Stored data
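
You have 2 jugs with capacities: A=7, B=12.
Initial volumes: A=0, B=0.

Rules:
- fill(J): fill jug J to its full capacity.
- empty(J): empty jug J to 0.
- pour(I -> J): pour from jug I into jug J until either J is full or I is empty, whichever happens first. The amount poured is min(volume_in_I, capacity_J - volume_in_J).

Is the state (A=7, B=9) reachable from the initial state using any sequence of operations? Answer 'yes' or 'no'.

BFS from (A=0, B=0):
  1. fill(A) -> (A=7 B=0)
  2. pour(A -> B) -> (A=0 B=7)
  3. fill(A) -> (A=7 B=7)
  4. pour(A -> B) -> (A=2 B=12)
  5. empty(B) -> (A=2 B=0)
  6. pour(A -> B) -> (A=0 B=2)
  7. fill(A) -> (A=7 B=2)
  8. pour(A -> B) -> (A=0 B=9)
  9. fill(A) -> (A=7 B=9)
Target reached → yes.

Answer: yes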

YOUR INSTRUCTIONS =
Return, without any change, only the lines from the one containing "- fill(J): fill jug J to its full capacity." through the last line of the entries above.

EXPECTED ANSWER =
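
- fill(J): fill jug J to its full capacity.
- empty(J): empty jug J to 0.
- pour(I -> J): pour from jug I into jug J until either J is full or I is empty, whichever happens first. The amount poured is min(volume_in_I, capacity_J - volume_in_J).

Is the state (A=7, B=9) reachable from the initial state using any sequence of operations? Answer 'yes' or 'no'.

BFS from (A=0, B=0):
  1. fill(A) -> (A=7 B=0)
  2. pour(A -> B) -> (A=0 B=7)
  3. fill(A) -> (A=7 B=7)
  4. pour(A -> B) -> (A=2 B=12)
  5. empty(B) -> (A=2 B=0)
  6. pour(A -> B) -> (A=0 B=2)
  7. fill(A) -> (A=7 B=2)
  8. pour(A -> B) -> (A=0 B=9)
  9. fill(A) -> (A=7 B=9)
Target reached → yes.

Answer: yes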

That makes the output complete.